# PROMPT
All lines holding the string "scale" should be copied from the data below.

# DATA RECORDS
★ ★ ★ ★ ★

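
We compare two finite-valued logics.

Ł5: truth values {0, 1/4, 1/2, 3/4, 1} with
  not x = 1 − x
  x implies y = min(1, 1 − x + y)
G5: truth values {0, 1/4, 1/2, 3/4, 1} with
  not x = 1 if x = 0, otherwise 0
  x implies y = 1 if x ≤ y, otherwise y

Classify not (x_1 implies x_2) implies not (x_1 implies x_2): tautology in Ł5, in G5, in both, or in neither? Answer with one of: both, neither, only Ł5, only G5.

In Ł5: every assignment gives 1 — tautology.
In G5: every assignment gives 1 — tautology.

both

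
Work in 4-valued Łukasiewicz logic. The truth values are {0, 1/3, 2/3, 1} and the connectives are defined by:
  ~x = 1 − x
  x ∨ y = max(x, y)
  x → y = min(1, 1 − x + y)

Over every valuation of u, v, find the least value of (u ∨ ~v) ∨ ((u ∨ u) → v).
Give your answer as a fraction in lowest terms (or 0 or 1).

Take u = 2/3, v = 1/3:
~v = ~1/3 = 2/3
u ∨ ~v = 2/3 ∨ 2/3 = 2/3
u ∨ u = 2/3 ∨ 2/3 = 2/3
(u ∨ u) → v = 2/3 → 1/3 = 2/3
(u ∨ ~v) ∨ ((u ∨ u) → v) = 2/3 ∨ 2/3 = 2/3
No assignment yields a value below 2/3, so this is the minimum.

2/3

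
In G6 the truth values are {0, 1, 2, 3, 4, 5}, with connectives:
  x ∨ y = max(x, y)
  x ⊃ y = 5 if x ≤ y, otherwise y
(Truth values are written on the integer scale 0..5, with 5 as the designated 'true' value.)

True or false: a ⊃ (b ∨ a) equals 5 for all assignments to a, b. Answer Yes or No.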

★ ★ ★ ★ ★

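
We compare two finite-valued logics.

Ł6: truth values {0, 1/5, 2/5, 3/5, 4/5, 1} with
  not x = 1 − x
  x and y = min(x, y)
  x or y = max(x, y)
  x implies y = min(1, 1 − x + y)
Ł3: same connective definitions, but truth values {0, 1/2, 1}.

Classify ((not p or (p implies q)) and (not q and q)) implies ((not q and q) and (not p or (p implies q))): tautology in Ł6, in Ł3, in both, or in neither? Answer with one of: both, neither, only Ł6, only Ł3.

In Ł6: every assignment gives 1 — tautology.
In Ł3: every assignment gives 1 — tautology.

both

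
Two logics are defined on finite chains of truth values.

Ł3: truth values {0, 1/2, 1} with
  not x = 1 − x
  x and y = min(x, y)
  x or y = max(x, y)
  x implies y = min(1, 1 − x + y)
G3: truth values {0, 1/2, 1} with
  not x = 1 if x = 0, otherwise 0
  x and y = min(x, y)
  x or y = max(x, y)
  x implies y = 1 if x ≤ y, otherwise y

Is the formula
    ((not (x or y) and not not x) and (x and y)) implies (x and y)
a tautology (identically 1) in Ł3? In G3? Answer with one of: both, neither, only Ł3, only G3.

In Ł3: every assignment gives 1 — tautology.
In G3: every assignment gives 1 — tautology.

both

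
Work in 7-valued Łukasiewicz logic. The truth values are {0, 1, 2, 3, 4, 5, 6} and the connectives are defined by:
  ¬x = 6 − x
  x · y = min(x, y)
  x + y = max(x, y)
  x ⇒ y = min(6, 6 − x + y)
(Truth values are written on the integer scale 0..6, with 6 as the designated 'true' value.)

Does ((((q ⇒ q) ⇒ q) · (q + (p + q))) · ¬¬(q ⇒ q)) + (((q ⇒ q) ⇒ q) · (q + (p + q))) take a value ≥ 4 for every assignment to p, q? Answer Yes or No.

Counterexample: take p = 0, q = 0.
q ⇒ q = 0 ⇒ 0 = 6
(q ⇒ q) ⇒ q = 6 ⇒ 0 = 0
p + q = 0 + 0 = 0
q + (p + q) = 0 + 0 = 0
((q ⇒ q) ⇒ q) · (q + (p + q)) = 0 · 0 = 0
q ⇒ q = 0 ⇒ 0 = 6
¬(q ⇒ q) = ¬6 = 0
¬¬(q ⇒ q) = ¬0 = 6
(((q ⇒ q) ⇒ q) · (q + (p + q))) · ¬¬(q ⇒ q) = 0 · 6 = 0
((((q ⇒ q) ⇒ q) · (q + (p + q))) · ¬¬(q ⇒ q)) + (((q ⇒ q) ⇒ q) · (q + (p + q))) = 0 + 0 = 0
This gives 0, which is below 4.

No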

★ ★ ★ ★ ★

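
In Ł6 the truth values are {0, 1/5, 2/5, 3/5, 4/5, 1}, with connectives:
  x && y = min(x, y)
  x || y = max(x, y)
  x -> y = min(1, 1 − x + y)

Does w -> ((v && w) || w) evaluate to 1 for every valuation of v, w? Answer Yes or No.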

★ ★ ★ ★ ★

# EXERCISE SOLUTION
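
(Truth values are written on the integer scale 0..5, with 5 as the designated 'true' value.)
(Truth values are written on the integer scale 0..6, with 6 as the designated 'true' value.)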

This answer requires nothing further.